>>>
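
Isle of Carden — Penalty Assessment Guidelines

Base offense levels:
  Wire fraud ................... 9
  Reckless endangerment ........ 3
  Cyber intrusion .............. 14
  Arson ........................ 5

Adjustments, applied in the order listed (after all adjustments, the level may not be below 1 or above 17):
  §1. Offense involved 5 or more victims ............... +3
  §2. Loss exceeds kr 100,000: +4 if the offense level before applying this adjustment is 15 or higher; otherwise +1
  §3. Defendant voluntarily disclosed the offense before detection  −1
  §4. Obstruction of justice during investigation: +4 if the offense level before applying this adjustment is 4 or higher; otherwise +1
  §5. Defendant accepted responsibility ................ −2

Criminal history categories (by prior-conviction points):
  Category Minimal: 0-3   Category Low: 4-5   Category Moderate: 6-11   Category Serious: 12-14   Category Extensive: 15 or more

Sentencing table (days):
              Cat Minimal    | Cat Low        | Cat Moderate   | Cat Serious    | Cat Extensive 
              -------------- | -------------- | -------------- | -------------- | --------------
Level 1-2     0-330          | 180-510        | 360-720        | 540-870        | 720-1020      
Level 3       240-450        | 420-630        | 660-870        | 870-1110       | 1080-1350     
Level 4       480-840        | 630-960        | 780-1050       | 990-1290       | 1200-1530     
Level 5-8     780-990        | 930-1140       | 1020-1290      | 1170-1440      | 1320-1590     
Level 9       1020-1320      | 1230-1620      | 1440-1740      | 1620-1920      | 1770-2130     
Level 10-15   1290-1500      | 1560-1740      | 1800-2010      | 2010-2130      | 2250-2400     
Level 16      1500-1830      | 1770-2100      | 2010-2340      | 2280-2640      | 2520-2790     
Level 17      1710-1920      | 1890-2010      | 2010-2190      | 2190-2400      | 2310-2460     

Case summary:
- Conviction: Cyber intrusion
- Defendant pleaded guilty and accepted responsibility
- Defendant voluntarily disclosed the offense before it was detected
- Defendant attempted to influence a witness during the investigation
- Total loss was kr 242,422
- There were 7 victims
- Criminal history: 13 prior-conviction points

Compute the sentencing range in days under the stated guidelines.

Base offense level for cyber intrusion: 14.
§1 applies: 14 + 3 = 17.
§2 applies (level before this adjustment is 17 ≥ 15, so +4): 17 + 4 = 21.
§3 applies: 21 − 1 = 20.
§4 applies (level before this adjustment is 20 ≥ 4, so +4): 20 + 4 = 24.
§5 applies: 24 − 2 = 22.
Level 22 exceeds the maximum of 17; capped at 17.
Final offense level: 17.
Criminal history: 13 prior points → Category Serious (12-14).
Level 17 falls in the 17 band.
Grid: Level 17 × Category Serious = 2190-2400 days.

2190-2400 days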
<<<
- [Problem statement]: Show every line in the listing above that carries the word "responsibility".

- [Reply to the task]:
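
  §5. Defendant accepted responsibility ................ −2
- Defendant pleaded guilty and accepted responsibility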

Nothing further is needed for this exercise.